───── Given information
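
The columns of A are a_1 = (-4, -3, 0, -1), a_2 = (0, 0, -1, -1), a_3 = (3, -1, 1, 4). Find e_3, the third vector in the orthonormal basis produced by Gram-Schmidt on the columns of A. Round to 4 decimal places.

a_1 = (-4, -3, 0, -1); ‖a_1‖ = 5.0990, so e_1 = (-0.7845, -0.5883, 0.0000, -0.1961).
e_1·a_2 = (-0.7845)·0 + (-0.5883)·0 + 0.0000·(-1) + (-0.1961)·(-1) = 0.1961.
u_2 = a_2 − 0.1961·e_1 = (0.1538, 0.1154, -1.0000, -0.9615).
‖u_2‖ = 1.4005, so e_2 = (0.1098, 0.0824, -0.7140, -0.6865).
e_1·a_3 = (-0.7845)·3 + (-0.5883)·(-1) + 0.0000·1 + (-0.1961)·4 = -2.5495; e_2·a_3 = 0.1098·3 + 0.0824·(-1) + (-0.7140)·1 + (-0.6865)·4 = -3.2130.
u_3 = a_3 + 2.5495·e_1 + 3.2130·e_2 = (1.3529, -2.2353, -1.2941, 1.2941).
‖u_3‖ = 3.1901, so e_3 = (0.4241, -0.7007, -0.4057, 0.4057).

e_3 = (0.4241, -0.7007, -0.4057, 0.4057)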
──────────
What the exercise asks:
The reply should contain all of the entries exactly as shown above.

Response to this exercise:
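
The columns of A are a_1 = (-4, -3, 0, -1), a_2 = (0, 0, -1, -1), a_3 = (3, -1, 1, 4). Find e_3, the third vector in the orthonormal basis produced by Gram-Schmidt on the columns of A. Round to 4 decimal places.

a_1 = (-4, -3, 0, -1); ‖a_1‖ = 5.0990, so e_1 = (-0.7845, -0.5883, 0.0000, -0.1961).
e_1·a_2 = (-0.7845)·0 + (-0.5883)·0 + 0.0000·(-1) + (-0.1961)·(-1) = 0.1961.
u_2 = a_2 − 0.1961·e_1 = (0.1538, 0.1154, -1.0000, -0.9615).
‖u_2‖ = 1.4005, so e_2 = (0.1098, 0.0824, -0.7140, -0.6865).
e_1·a_3 = (-0.7845)·3 + (-0.5883)·(-1) + 0.0000·1 + (-0.1961)·4 = -2.5495; e_2·a_3 = 0.1098·3 + 0.0824·(-1) + (-0.7140)·1 + (-0.6865)·4 = -3.2130.
u_3 = a_3 + 2.5495·e_1 + 3.2130·e_2 = (1.3529, -2.2353, -1.2941, 1.2941).
‖u_3‖ = 3.1901, so e_3 = (0.4241, -0.7007, -0.4057, 0.4057).

e_3 = (0.4241, -0.7007, -0.4057, 0.4057)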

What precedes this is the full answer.